■ **Data in this exercise**
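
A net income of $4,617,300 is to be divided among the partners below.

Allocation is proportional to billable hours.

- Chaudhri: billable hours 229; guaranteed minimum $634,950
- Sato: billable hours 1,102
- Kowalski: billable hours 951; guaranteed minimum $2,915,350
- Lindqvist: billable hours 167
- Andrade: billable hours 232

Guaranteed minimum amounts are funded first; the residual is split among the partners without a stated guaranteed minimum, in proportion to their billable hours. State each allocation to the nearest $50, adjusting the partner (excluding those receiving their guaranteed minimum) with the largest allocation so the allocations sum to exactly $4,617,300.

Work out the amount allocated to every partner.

Chaudhri: $634,950; Sato: $783,400; Kowalski: $2,915,350; Lindqvist: $118,700; Andrade: $164,900

Minimums first: Chaudhri $634,950; Kowalski $2,915,350. Residual $1,067,000.
Residual split over remaining billable hours 1,501: Sato 783,367.09 → $783,350; Lindqvist 118,713.52 → $118,700; Andrade 164,919.39 → $164,900.
Rounding difference +$50 applied to Sato → $783,400.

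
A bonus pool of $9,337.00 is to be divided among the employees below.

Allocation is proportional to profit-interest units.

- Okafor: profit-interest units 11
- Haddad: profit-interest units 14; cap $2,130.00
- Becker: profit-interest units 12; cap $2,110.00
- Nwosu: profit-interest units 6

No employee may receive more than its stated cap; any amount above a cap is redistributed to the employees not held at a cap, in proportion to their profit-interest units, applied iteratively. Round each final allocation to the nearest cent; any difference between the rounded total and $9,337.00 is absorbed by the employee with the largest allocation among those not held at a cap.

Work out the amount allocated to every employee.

Total profit-interest units = 43.
Pro-rata shares before constraints: Okafor 2,388.5349; Haddad 3,039.9535; Becker 2,605.6744; Nwosu 1,302.8372.
Capped: Haddad ($2,130.00), Becker ($2,110.00); remaining pool $5,097.00 reallocated over remaining profit-interest units 17.
Redistributed shares: Okafor 3,298.0588 → $3,298.06; Nwosu 1,798.9412 → $1,798.94.

Okafor: $3,298.06 | Haddad: $2,130.00 | Becker: $2,110.00 | Nwosu: $1,798.94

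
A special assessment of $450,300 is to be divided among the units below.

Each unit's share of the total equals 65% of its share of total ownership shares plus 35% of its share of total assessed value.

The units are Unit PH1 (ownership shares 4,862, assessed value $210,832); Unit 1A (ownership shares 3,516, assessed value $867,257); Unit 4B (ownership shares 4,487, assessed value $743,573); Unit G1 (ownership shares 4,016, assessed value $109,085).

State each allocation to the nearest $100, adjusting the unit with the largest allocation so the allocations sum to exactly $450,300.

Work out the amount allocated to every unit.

Unit PH1: $101,500 · Unit 1A: $131,800 · Unit 4B: $138,500 · Unit G1: $78,500

Totals — ownership shares 16,881, assessed value 1,930,747.
Combined weights (65% ownership shares + 35% assessed value): Unit PH1 0.2254; Unit 1A 0.2926; Unit 4B 0.3076; Unit G1 0.1744.
Proportional shares: Unit PH1 101,510.89; Unit 1A 131,756.30; Unit 4B 138,496.00; Unit G1 78,536.82.
At nearest $100: Unit PH1 $101,500; Unit 1A $131,800; Unit 4B $138,500; Unit G1 $78,500. Sum = $450,300.
Rounded total matches; no reconciliation needed.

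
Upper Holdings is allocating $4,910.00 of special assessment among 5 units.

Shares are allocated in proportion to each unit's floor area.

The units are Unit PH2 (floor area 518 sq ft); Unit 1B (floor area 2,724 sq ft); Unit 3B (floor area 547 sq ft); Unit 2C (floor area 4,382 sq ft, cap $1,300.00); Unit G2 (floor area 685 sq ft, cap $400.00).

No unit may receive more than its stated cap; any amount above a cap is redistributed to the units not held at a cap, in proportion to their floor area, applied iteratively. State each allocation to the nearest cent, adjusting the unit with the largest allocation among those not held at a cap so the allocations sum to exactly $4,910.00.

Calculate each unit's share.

Floor area total: 8,856.
Unconstrained shares: Unit PH2 287.1929; Unit 1B 1,510.2575; Unit 3B 303.2712; Unit 2C 2,429.4964; Unit G2 379.7821.
Held at cap: Unit 2C ($1,300.00); residual $3,610.00 reallocated over remaining floor area 4,474.
Held at cap: Unit G2 ($400.00); residual $3,210.00 reallocated over remaining floor area 3,789.
Remaining shares: Unit PH2 438.8440 → $438.84; Unit 1B 2,307.7435 → $2,307.74; Unit 3B 463.4125 → $463.41.
Rounding difference +$0.01 applied to Unit 1B → $2,307.75.

Unit PH2: $438.84 | Unit 1B: $2,307.75 | Unit 3B: $463.41 | Unit 2C: $1,300.00 | Unit G2: $400.00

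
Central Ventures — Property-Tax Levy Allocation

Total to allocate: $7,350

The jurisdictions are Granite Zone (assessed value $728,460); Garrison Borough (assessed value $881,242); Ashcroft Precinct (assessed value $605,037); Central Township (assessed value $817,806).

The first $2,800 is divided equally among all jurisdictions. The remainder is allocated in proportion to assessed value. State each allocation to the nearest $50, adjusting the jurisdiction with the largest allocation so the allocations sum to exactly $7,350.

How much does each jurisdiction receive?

First tranche $2,800 split equally: $700 each.
Remainder $4,550 by assessed value (total 3,032,545): Granite Zone 1,092.97 → $1,100; Garrison Borough 1,322.21 → $1,300; Ashcroft Precinct 907.79 → $900; Central Township 1,227.03 → $1,250.
Totals: Granite Zone $700 + $1,100 = $1,800; Garrison Borough $700 + $1,300 = $2,000; Ashcroft Precinct $700 + $900 = $1,600; Central Township $700 + $1,250 = $1,950.

Granite Zone: $1,800 | Garrison Borough: $2,000 | Ashcroft Precinct: $1,600 | Central Township: $1,950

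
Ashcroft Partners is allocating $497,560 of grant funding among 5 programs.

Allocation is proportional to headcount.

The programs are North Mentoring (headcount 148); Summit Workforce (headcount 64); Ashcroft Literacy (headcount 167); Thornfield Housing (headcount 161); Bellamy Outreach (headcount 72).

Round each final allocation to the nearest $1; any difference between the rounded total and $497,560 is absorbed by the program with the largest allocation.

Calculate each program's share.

Headcount total: 612.
Proportional shares: North Mentoring 148/612 × $497,560 = 120,324.97; Summit Workforce 64/612 × $497,560 = 52,032.42; Ashcroft Literacy 167/612 × $497,560 = 135,772.09; Thornfield Housing 161/612 × $497,560 = 130,894.05; Bellamy Outreach 72/612 × $497,560 = 58,536.47.
At nearest $1: North Mentoring $120,325; Summit Workforce $52,032; Ashcroft Literacy $135,772; Thornfield Housing $130,894; Bellamy Outreach $58,536. Sum = $497,559.
Difference $497,560 − $497,559 = +$1 applied to largest allocation (Ashcroft Literacy): Ashcroft Literacy becomes $135,773.

North Mentoring: $120,325; Summit Workforce: $52,032; Ashcroft Literacy: $135,773; Thornfield Housing: $130,894; Bellamy Outreach: $58,536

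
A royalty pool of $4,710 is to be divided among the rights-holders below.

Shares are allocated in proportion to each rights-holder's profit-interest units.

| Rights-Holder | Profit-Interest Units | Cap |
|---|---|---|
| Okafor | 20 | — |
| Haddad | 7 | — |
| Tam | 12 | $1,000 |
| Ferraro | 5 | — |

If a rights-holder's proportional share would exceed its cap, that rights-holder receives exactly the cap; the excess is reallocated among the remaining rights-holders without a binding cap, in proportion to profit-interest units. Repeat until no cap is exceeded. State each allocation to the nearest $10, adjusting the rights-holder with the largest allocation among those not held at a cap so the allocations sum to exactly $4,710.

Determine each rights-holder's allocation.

Okafor: $2,320 | Haddad: $810 | Tam: $1,000 | Ferraro: $580

Sum of profit-interest units: 44.
Pro-rata shares before constraints: Okafor 2,140.91; Haddad 749.32; Tam 1,284.55; Ferraro 535.23.
Cap binds for Tam ($1,000); balance $3,710 reallocated over remaining profit-interest units 32.
Shares after redistribution: Okafor 2,318.75 → $2,320; Haddad 811.56 → $810; Ferraro 579.69 → $580.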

■ **What you are asked to do**
The required answer is the exact run of lines above starting at the line with "The units are Unit PH1" and ending at the line with "State each allocation to the nearest $100, adjusting", with both ends present.

■ **Reply to the task**
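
The units are Unit PH1 (ownership shares 4,862, assessed value $210,832); Unit 1A (ownership shares 3,516, assessed value $867,257); Unit 4B (ownership shares 4,487, assessed value $743,573); Unit G1 (ownership shares 4,016, assessed value $109,085).

State each allocation to the nearest $100, adjusting the unit with the largest allocation so the allocations sum to exactly $450,300.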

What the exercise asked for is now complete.